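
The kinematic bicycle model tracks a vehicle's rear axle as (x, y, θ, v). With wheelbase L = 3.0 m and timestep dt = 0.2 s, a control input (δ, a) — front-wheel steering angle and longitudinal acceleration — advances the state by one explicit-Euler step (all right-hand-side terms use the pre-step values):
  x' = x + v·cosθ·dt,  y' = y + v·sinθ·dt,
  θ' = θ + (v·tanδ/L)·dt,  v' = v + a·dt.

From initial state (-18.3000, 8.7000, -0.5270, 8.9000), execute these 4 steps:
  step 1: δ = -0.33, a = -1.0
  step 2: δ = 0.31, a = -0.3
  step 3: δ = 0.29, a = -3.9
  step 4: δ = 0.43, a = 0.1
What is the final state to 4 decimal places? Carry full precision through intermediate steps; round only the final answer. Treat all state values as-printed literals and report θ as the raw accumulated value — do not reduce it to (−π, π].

after step 1 (δ=-0.33, a=-1.0): (-16.761511, 7.804762, -0.730231, 8.700000)
after step 2 (δ=0.31, a=-0.3): (-15.465176, 6.644109, -0.544441, 8.640000)
after step 3 (δ=0.29, a=-3.9): (-13.987016, 5.749108, -0.372556, 7.860000)
after step 4 (δ=0.43, a=0.1): (-12.522855, 5.176905, -0.132238, 7.880000)

(-12.5229, 5.1769, -0.1322, 7.8800)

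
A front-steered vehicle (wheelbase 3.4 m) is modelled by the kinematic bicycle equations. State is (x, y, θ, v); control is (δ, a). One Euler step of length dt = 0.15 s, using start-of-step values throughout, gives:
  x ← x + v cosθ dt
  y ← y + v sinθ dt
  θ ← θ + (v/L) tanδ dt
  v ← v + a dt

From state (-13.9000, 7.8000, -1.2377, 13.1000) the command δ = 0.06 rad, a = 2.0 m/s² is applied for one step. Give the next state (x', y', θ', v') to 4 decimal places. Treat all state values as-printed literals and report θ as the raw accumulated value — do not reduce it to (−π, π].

x' = -13.9000 + 13.1000·cos(-1.2377)·0.15 = -13.2575
y' = 7.8000 + 13.1000·sin(-1.2377)·0.15 = 5.9430
θ' = -1.2377 + (13.1000/3.4)·tan(0.06)·0.15 = -1.2030
v' = 13.1000 + 2.0000·0.15 = 13.4000

(-13.2575, 5.9430, -1.2030, 13.4000)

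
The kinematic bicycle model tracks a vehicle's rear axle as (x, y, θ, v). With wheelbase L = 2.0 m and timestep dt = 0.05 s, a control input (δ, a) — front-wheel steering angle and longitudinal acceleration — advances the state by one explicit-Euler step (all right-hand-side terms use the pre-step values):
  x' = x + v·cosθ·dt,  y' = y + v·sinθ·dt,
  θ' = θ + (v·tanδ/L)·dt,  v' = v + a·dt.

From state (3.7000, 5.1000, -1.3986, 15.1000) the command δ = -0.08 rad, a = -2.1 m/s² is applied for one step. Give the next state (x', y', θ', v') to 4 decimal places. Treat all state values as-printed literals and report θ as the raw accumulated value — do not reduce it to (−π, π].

x' = 3.7000 + 15.1000·cos(-1.3986)·0.05 = 3.8294
y' = 5.1000 + 15.1000·sin(-1.3986)·0.05 = 4.3562
θ' = -1.3986 + (15.1000/2.0)·tan(-0.08)·0.05 = -1.4289
v' = 15.1000 − 2.1000·0.05 = 14.9950

(3.8294, 4.3562, -1.4289, 14.9950)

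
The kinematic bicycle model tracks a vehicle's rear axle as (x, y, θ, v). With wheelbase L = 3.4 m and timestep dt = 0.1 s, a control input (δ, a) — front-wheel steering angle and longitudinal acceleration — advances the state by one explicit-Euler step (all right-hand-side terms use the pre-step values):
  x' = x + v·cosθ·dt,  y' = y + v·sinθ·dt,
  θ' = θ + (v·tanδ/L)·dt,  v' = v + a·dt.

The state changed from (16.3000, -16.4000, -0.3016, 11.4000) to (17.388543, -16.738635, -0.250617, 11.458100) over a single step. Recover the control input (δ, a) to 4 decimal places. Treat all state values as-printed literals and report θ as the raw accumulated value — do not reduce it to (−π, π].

a = (v'−v)/dt = (0.058100)/0.1 = 0.5810
Δθ = θ'−θ = 0.050983;  (v·dt/L) = 11.4000·0.1/3.4 = 0.335294
tan δ = Δθ·L/(v·dt) = 0.152055  →  δ = 0.1509

δ = 0.1509, a = 0.5810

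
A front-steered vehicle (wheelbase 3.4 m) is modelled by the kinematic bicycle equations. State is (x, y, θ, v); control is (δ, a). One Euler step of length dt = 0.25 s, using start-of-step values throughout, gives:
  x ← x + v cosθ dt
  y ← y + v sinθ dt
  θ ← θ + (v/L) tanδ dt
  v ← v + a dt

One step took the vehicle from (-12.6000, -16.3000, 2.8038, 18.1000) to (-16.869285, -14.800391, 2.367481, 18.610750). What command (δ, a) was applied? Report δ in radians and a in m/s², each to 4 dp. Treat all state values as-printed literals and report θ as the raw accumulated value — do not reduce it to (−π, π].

a = (v'−v)/dt = (0.510750)/0.25 = 2.0430
Δθ = θ'−θ = -0.436319;  (v·dt/L) = 18.1000·0.25/3.4 = 1.330882
tan δ = Δθ·L/(v·dt) = -0.327842  →  δ = -0.3168

δ = -0.3168, a = 2.0430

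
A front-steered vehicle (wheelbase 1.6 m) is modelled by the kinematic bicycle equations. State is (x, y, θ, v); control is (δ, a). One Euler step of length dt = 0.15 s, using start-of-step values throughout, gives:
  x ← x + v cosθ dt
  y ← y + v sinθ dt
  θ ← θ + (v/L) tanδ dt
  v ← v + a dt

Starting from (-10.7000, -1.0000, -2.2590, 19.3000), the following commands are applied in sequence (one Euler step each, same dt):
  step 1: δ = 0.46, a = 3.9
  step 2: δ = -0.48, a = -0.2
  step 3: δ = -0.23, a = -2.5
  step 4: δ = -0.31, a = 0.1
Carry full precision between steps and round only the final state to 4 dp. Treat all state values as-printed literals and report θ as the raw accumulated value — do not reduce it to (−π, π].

after step 1 (δ=0.46, a=3.9): (-12.538761, -3.236064, -1.362547, 19.885000)
after step 2 (δ=-0.48, a=-0.2): (-11.922087, -6.154370, -2.333080, 19.855000)
after step 3 (δ=-0.23, a=-2.5): (-13.978791, -8.308422, -2.768916, 19.480000)
after step 4 (δ=-0.31, a=0.1): (-16.700214, -9.372351, -3.353914, 19.495000)

(-16.7002, -9.3724, -3.3539, 19.4950)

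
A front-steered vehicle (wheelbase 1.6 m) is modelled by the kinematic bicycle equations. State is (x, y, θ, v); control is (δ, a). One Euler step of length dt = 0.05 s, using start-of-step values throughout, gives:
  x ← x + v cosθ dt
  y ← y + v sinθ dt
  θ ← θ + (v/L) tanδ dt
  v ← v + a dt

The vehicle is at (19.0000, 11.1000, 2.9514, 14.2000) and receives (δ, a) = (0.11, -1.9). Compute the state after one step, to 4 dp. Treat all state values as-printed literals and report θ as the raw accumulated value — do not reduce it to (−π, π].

x' = 19.0000 + 14.2000·cos(2.9514)·0.05 = 18.3028
y' = 11.1000 + 14.2000·sin(2.9514)·0.05 = 11.2342
θ' = 2.9514 + (14.2000/1.6)·tan(0.11)·0.05 = 3.0004
v' = 14.2000 − 1.9000·0.05 = 14.1050

(18.3028, 11.2342, 3.0004, 14.1050)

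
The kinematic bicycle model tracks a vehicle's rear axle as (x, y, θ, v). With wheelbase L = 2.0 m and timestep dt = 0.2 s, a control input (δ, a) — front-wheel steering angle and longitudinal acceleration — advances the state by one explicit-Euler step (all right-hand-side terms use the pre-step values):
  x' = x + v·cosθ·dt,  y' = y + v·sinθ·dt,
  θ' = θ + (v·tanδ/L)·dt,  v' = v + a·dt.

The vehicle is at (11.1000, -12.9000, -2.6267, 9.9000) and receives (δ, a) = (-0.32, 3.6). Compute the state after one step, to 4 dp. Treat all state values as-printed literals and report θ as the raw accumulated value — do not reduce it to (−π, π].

x' = 11.1000 + 9.9000·cos(-2.6267)·0.2 = 9.3767
y' = -12.9000 + 9.9000·sin(-2.6267)·0.2 = -13.8750
θ' = -2.6267 + (9.9000/2.0)·tan(-0.32)·0.2 = -2.9548
v' = 9.9000 + 3.6000·0.2 = 10.6200

(9.3767, -13.8750, -2.9548, 10.6200)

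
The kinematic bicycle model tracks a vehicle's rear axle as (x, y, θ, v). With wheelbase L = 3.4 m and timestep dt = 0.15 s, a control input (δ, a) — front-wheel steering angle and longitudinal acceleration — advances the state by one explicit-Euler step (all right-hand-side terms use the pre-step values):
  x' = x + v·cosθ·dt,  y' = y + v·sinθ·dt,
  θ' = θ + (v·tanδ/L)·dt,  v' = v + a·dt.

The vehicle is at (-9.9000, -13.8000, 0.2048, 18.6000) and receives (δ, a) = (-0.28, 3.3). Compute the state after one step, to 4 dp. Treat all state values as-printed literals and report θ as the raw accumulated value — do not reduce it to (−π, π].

x' = -9.9000 + 18.6000·cos(0.2048)·0.15 = -7.1683
y' = -13.8000 + 18.6000·sin(0.2048)·0.15 = -13.2326
θ' = 0.2048 + (18.6000/3.4)·tan(-0.28)·0.15 = -0.0312
v' = 18.6000 + 3.3000·0.15 = 19.0950

(-7.1683, -13.2326, -0.0312, 19.0950)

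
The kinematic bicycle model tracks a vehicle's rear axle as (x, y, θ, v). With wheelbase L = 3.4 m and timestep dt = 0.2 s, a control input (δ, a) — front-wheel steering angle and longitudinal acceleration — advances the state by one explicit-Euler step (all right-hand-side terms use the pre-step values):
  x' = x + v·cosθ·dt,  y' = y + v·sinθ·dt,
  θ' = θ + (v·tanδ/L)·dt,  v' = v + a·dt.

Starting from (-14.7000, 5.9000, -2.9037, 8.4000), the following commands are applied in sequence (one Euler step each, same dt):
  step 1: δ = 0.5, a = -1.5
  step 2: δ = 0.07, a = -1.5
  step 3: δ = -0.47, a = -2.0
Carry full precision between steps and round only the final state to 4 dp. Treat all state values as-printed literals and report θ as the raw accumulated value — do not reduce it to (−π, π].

after step 1 (δ=0.5, a=-1.5): (-16.332686, 5.504099, -2.633762, 8.100000)
after step 2 (δ=0.07, a=-1.5): (-17.748244, 4.716322, -2.600355, 7.800000)
after step 3 (δ=-0.47, a=-2.0): (-19.085276, 3.912614, -2.833421, 7.400000)

(-19.0853, 3.9126, -2.8334, 7.4000)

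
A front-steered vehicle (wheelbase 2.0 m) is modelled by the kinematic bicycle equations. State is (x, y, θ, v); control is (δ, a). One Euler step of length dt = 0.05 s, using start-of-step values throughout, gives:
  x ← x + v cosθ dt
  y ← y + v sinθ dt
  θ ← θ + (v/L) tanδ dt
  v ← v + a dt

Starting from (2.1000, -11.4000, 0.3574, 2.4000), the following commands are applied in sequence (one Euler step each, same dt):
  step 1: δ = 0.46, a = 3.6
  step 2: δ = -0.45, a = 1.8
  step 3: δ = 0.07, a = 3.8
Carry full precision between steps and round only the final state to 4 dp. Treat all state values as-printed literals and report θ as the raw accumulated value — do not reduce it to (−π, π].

(2.4570, -11.2628, 0.3607, 2.8600)

after step 1 (δ=0.46, a=3.6): (2.212417, -11.358019, 0.387127, 2.580000)
after step 2 (δ=-0.45, a=1.8): (2.331871, -11.309318, 0.355970, 2.670000)
after step 3 (δ=0.07, a=3.8): (2.457002, -11.262793, 0.360650, 2.860000)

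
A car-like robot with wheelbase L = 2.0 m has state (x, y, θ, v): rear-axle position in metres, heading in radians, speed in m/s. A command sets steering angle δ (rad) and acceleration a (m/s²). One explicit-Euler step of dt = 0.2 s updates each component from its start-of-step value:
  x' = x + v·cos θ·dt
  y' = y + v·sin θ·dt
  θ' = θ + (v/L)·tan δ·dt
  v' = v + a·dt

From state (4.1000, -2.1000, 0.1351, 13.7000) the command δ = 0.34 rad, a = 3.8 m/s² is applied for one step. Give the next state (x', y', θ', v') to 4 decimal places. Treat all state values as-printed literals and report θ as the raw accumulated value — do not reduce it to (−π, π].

(6.8150, -1.7310, 0.6197, 14.4600)

x' = 4.1000 + 13.7000·cos(0.1351)·0.2 = 6.8150
y' = -2.1000 + 13.7000·sin(0.1351)·0.2 = -1.7310
θ' = 0.1351 + (13.7000/2.0)·tan(0.34)·0.2 = 0.6197
v' = 13.7000 + 3.8000·0.2 = 14.4600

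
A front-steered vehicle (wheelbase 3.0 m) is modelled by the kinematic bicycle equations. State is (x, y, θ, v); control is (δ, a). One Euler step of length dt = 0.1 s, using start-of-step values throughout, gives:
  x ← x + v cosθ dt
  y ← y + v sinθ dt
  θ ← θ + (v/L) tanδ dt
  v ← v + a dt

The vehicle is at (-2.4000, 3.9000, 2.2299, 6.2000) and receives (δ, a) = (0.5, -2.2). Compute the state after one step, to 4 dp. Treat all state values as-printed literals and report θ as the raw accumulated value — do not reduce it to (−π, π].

(-2.7797, 4.3901, 2.3428, 5.9800)

x' = -2.4000 + 6.2000·cos(2.2299)·0.1 = -2.7797
y' = 3.9000 + 6.2000·sin(2.2299)·0.1 = 4.3901
θ' = 2.2299 + (6.2000/3.0)·tan(0.5)·0.1 = 2.3428
v' = 6.2000 − 2.2000·0.1 = 5.9800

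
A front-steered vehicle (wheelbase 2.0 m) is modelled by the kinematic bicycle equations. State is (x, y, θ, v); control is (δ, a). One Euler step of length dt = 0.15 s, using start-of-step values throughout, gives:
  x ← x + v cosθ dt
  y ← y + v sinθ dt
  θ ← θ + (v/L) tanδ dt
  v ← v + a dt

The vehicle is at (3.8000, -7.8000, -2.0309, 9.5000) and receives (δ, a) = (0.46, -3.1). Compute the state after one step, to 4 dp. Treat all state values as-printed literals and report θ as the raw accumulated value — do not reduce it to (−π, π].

(3.1672, -9.0768, -1.6779, 9.0350)

x' = 3.8000 + 9.5000·cos(-2.0309)·0.15 = 3.1672
y' = -7.8000 + 9.5000·sin(-2.0309)·0.15 = -9.0768
θ' = -2.0309 + (9.5000/2.0)·tan(0.46)·0.15 = -1.6779
v' = 9.5000 − 3.1000·0.15 = 9.0350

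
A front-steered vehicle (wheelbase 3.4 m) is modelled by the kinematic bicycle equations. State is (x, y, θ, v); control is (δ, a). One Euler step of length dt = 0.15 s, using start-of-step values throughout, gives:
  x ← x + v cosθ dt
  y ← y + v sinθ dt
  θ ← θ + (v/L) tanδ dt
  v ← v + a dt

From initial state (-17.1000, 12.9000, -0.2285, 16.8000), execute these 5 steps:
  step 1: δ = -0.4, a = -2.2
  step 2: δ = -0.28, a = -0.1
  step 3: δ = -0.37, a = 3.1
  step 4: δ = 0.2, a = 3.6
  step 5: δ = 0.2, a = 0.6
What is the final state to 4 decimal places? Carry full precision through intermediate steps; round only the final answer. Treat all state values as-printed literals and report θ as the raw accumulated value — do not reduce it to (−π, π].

(-7.7563, 5.1719, -0.7249, 17.5500)

after step 1 (δ=-0.4, a=-2.2): (-14.645502, 12.329178, -0.541864, 16.470000)
after step 2 (δ=-0.28, a=-0.1): (-12.528904, 11.055056, -0.750806, 16.455000)
after step 3 (δ=-0.37, a=3.1): (-10.724270, 9.371146, -1.032378, 16.920000)
after step 4 (δ=0.2, a=3.6): (-9.422838, 7.192220, -0.881061, 17.460000)
after step 5 (δ=0.2, a=0.6): (-7.756282, 5.171886, -0.724915, 17.550000)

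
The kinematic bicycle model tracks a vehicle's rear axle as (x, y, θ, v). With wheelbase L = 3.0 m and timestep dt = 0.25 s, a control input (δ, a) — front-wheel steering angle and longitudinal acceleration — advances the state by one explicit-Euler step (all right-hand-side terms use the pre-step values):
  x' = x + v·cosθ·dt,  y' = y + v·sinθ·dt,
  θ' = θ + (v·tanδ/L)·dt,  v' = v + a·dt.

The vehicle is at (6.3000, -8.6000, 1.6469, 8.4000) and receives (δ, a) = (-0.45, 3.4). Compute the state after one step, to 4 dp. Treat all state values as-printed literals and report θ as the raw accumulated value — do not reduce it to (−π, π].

(6.1403, -6.5061, 1.3088, 9.2500)

x' = 6.3000 + 8.4000·cos(1.6469)·0.25 = 6.1403
y' = -8.6000 + 8.4000·sin(1.6469)·0.25 = -6.5061
θ' = 1.6469 + (8.4000/3.0)·tan(-0.45)·0.25 = 1.3088
v' = 8.4000 + 3.4000·0.25 = 9.2500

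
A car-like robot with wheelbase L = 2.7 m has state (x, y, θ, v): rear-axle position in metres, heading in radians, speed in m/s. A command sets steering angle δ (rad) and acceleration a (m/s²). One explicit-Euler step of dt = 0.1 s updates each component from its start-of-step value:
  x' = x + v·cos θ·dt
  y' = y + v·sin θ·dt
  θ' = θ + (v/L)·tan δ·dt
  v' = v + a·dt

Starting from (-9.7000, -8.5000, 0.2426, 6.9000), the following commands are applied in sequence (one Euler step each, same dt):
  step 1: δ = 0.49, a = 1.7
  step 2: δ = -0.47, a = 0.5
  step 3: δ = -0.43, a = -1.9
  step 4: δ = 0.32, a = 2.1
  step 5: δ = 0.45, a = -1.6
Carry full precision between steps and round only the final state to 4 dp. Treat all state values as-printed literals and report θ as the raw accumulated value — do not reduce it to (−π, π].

after step 1 (δ=0.49, a=1.7): (-9.030206, -8.334243, 0.378910, 7.070000)
after step 2 (δ=-0.47, a=0.5): (-8.373354, -8.072718, 0.245898, 7.120000)
after step 3 (δ=-0.43, a=-1.9): (-7.682772, -7.899397, 0.124958, 6.930000)
after step 4 (δ=0.32, a=2.1): (-6.995175, -7.813026, 0.210015, 7.140000)
after step 5 (δ=0.45, a=-1.6): (-6.296863, -7.664175, 0.337756, 6.980000)

(-6.2969, -7.6642, 0.3378, 6.9800)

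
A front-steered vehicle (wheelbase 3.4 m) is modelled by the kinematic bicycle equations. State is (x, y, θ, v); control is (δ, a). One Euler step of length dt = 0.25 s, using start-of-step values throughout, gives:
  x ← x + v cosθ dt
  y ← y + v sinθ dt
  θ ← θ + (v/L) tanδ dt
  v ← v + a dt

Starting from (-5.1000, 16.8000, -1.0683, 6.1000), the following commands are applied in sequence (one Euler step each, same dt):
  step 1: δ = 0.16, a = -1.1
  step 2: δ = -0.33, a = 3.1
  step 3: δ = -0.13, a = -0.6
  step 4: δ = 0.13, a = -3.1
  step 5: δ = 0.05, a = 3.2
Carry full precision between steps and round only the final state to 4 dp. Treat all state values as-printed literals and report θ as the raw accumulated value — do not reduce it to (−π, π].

after step 1 (δ=0.16, a=-1.1): (-4.365537, 15.463516, -0.995917, 5.825000)
after step 2 (δ=-0.33, a=3.1): (-3.573725, 14.241347, -1.142623, 6.600000)
after step 3 (δ=-0.13, a=-0.6): (-2.888629, 12.740299, -1.206069, 6.450000)
after step 4 (δ=0.13, a=-3.1): (-2.313459, 11.233868, -1.144065, 5.675000)
after step 5 (δ=0.05, a=3.2): (-1.726242, 9.942347, -1.123184, 6.475000)

(-1.7262, 9.9423, -1.1232, 6.4750)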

--- --- ---

=== DESCRIPTION OF THE TASK ===
Where a line in the listing above includes the string "initial", copy that line.

=== RESPONSE TO THE TASK ===
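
From initial state (-18.3000, 8.7000, -0.5270, 8.9000), execute these 4 steps:
From initial state (-17.1000, 12.9000, -0.2285, 16.8000), execute these 5 steps: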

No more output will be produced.